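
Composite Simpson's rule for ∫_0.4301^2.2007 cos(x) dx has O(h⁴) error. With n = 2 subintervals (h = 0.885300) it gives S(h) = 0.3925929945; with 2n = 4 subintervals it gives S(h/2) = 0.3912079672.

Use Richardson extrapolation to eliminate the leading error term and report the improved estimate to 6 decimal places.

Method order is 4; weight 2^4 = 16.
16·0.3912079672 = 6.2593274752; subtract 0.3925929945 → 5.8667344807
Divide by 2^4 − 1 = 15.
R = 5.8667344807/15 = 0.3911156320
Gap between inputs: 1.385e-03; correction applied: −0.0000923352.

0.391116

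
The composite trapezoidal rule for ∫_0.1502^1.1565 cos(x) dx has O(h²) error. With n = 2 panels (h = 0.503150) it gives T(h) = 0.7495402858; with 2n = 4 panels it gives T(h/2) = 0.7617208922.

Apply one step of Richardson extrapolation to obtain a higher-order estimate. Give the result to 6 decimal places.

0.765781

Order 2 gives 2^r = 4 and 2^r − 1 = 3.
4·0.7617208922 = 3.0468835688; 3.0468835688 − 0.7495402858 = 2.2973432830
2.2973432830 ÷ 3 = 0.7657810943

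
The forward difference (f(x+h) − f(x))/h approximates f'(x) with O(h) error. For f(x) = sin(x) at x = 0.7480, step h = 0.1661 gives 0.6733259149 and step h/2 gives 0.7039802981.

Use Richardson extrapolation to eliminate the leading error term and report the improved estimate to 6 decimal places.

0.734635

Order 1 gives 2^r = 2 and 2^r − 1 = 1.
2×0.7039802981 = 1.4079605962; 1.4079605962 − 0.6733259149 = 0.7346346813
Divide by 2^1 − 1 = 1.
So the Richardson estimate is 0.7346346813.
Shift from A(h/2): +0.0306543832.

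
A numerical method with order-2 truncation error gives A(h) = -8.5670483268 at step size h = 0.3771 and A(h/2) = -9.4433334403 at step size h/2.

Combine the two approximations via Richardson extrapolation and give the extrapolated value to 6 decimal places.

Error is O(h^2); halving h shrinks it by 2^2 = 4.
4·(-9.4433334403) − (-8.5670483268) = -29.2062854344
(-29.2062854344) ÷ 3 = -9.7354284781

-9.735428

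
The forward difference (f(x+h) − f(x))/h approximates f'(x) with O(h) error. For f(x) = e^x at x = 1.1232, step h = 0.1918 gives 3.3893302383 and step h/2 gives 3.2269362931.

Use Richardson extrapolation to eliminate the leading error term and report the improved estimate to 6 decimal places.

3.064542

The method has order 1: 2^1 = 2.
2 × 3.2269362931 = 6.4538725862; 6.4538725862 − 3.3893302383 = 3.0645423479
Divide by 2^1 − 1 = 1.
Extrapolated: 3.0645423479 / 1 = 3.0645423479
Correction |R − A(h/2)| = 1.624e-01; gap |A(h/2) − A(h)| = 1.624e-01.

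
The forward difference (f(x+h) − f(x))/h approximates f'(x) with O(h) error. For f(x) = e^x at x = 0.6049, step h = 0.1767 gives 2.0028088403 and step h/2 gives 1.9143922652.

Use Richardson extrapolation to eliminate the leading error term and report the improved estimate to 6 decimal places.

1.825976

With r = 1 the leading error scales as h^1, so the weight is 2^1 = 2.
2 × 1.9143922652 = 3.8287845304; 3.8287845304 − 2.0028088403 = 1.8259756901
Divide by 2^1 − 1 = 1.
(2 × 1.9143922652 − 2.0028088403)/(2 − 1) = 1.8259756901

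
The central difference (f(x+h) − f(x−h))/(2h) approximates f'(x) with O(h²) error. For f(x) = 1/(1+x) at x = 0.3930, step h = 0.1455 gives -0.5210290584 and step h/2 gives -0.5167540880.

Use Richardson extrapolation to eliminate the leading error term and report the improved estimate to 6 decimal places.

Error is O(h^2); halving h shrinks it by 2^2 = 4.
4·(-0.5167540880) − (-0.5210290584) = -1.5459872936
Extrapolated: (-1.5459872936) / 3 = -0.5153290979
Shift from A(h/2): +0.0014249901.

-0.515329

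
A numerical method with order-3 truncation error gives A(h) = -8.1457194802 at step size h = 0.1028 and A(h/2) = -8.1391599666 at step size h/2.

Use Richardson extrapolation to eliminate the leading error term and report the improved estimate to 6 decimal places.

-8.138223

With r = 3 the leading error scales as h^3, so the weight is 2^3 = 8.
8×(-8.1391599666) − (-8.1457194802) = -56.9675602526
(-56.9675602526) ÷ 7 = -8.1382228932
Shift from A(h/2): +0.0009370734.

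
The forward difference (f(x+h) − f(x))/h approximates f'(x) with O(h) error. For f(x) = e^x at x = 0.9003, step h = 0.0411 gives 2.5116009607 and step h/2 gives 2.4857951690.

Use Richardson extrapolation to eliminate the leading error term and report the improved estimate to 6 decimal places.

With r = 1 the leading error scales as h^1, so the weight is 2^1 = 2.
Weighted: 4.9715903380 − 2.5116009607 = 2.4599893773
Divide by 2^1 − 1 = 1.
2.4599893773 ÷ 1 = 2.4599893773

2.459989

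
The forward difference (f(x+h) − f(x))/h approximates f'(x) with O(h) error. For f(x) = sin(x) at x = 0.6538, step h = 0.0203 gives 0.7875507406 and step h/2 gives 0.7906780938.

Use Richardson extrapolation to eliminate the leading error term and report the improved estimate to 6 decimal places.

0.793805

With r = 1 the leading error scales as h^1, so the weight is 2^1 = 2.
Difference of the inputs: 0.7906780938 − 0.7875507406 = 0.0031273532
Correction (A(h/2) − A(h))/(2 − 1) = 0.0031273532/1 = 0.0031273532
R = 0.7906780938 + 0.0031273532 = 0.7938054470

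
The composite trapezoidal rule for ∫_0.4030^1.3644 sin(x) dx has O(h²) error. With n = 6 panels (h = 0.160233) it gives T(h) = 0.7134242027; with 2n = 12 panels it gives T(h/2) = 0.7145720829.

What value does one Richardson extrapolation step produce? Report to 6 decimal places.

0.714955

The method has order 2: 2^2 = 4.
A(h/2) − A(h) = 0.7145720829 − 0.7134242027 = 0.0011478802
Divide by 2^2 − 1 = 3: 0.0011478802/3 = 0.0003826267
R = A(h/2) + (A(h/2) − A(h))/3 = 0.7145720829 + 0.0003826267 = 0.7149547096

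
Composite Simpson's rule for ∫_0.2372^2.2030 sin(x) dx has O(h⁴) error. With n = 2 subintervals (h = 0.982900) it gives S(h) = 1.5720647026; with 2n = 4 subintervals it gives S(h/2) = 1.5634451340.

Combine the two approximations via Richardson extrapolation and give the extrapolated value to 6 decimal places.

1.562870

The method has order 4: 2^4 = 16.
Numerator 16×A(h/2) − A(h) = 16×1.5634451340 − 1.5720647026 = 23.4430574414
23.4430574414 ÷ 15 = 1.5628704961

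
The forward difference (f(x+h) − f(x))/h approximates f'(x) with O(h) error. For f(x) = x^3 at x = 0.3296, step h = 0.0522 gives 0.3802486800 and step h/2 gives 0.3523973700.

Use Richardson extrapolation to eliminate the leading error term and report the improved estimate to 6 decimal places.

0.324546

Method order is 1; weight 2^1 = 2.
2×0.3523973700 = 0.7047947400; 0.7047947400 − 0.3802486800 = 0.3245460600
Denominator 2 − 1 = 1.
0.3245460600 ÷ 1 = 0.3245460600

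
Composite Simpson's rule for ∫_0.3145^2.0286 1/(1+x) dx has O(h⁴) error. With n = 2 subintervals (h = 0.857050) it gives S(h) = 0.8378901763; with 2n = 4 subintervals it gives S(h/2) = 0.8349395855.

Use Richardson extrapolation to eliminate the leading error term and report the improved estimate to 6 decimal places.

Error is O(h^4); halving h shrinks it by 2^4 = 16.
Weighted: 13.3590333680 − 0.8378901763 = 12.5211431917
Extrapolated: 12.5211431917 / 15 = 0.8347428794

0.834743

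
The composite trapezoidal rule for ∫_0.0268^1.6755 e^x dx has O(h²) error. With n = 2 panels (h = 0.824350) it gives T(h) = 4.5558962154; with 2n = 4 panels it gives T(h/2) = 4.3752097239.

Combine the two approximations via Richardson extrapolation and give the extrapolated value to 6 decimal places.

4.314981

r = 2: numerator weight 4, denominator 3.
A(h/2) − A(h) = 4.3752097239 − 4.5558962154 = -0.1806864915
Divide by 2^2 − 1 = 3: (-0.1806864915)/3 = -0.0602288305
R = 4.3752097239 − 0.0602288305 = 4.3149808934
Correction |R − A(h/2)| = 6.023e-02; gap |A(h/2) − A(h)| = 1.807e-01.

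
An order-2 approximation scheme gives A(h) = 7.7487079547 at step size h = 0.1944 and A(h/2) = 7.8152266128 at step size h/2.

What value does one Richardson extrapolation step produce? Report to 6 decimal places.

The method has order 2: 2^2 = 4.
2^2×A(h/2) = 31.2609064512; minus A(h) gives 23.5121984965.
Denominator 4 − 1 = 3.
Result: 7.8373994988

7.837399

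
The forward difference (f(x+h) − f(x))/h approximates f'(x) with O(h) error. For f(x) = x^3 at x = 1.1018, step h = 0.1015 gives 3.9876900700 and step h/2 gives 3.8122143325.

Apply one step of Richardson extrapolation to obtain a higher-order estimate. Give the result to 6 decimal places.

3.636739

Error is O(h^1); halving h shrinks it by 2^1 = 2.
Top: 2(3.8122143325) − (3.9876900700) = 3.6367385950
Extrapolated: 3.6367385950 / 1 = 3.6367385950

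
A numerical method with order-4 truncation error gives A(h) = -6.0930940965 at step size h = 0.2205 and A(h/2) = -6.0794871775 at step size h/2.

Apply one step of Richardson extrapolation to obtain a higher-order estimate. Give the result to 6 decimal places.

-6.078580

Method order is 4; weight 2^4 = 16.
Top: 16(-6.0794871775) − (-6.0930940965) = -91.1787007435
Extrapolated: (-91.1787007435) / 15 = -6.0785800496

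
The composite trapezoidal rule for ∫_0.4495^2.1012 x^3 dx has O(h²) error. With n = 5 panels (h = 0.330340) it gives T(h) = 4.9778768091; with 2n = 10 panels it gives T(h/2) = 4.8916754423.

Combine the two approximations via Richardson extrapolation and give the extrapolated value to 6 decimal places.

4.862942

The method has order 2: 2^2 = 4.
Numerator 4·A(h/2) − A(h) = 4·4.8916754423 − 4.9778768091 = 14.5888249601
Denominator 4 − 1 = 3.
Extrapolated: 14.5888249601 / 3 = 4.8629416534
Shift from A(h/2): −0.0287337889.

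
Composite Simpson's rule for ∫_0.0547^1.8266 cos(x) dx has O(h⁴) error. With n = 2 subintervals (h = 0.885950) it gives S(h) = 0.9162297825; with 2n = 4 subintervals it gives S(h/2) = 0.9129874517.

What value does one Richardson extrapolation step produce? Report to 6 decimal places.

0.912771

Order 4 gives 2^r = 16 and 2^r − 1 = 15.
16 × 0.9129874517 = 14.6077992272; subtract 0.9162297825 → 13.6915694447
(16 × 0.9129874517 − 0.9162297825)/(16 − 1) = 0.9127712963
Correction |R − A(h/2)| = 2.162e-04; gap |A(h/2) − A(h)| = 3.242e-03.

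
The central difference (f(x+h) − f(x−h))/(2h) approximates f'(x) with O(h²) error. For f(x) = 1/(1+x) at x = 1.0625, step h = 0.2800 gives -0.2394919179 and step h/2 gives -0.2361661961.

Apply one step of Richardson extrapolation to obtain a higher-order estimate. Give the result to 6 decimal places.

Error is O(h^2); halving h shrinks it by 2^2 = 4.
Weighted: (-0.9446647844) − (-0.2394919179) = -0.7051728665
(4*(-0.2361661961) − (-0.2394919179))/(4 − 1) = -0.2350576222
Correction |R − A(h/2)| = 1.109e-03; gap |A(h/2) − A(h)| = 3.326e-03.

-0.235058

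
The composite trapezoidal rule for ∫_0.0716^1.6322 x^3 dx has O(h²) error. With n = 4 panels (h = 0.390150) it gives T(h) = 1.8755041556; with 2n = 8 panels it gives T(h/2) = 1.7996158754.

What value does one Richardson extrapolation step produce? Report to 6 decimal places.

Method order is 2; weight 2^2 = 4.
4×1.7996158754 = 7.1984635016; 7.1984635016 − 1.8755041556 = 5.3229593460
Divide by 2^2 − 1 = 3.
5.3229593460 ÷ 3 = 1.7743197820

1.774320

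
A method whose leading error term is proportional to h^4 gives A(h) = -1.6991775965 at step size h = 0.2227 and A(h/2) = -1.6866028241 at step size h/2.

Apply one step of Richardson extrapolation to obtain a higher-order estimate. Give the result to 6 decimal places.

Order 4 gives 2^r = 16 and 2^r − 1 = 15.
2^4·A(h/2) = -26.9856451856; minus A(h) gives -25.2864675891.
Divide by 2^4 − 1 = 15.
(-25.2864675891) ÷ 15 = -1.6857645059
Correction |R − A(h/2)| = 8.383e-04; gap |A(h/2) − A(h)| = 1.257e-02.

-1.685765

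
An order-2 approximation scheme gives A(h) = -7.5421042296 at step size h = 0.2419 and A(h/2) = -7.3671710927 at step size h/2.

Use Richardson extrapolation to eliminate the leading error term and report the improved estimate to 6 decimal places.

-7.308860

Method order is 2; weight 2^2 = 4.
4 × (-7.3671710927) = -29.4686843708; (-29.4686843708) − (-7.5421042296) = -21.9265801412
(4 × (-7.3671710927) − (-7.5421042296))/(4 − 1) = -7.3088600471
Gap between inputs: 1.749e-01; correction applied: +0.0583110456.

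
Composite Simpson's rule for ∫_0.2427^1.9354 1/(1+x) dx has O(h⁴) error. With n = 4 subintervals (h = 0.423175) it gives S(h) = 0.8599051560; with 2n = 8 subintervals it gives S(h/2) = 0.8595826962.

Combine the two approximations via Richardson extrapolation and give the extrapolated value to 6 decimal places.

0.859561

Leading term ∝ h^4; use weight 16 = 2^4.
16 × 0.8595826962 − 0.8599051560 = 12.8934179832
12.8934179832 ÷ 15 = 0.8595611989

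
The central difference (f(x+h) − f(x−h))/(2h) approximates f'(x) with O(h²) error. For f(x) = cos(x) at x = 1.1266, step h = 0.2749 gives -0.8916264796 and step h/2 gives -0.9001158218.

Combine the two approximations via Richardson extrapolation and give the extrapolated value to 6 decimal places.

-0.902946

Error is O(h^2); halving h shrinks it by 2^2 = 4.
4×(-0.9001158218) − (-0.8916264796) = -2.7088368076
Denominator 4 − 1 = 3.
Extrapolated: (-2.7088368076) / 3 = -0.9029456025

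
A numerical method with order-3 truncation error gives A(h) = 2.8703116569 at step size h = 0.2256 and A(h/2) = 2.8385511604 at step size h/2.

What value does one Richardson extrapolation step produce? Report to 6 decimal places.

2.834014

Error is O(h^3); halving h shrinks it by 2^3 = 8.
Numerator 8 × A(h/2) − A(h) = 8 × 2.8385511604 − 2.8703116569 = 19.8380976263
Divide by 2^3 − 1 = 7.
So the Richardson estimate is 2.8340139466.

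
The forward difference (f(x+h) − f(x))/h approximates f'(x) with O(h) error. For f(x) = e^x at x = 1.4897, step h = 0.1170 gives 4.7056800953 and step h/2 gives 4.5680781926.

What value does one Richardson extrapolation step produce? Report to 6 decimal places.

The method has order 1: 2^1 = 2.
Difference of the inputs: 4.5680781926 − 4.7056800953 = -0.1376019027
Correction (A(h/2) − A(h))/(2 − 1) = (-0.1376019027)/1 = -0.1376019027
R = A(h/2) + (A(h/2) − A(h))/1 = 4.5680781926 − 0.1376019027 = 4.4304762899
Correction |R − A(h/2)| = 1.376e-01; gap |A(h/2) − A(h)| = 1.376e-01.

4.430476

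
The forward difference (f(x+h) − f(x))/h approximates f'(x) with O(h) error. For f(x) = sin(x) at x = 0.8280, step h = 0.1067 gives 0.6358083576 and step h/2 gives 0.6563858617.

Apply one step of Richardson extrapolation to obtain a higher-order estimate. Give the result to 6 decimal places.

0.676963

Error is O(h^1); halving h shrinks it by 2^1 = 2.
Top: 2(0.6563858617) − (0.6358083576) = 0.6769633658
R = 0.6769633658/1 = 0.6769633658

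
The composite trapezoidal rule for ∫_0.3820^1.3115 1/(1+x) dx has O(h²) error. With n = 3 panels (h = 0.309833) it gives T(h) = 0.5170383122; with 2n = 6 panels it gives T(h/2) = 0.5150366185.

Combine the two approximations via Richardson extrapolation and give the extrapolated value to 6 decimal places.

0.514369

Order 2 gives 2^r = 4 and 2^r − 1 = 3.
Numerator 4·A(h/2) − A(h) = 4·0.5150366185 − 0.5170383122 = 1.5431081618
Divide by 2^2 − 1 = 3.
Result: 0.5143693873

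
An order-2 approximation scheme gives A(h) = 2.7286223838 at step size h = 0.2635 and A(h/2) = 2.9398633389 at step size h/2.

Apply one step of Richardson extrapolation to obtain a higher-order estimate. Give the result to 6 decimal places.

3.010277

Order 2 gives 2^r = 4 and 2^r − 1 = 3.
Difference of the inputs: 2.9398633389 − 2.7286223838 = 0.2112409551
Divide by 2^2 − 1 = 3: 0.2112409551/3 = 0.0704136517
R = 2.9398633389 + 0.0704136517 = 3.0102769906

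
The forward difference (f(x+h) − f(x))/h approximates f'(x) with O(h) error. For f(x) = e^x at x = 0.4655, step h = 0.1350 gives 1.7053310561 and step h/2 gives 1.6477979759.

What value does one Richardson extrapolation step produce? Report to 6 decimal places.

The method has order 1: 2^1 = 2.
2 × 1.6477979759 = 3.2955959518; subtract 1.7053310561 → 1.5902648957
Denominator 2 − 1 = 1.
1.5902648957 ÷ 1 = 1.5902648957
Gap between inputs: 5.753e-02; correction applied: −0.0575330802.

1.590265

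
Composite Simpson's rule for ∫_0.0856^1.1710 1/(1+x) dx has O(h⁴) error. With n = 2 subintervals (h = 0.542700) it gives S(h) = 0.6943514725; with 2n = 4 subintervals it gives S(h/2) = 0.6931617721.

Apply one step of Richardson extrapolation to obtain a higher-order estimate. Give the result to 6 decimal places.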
----------
Problem details – Find the word "scheme" in the material, then list each line that holds it.

Answer section –
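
An order-2 approximation scheme gives A(h) = 7.7487079547 at step size h = 0.1944 and A(h/2) = 7.8152266128 at step size h/2.
An order-2 approximation scheme gives A(h) = -7.5421042296 at step size h = 0.2419 and A(h/2) = -7.3671710927 at step size h/2.
An order-2 approximation scheme gives A(h) = 2.7286223838 at step size h = 0.2635 and A(h/2) = 2.9398633389 at step size h/2.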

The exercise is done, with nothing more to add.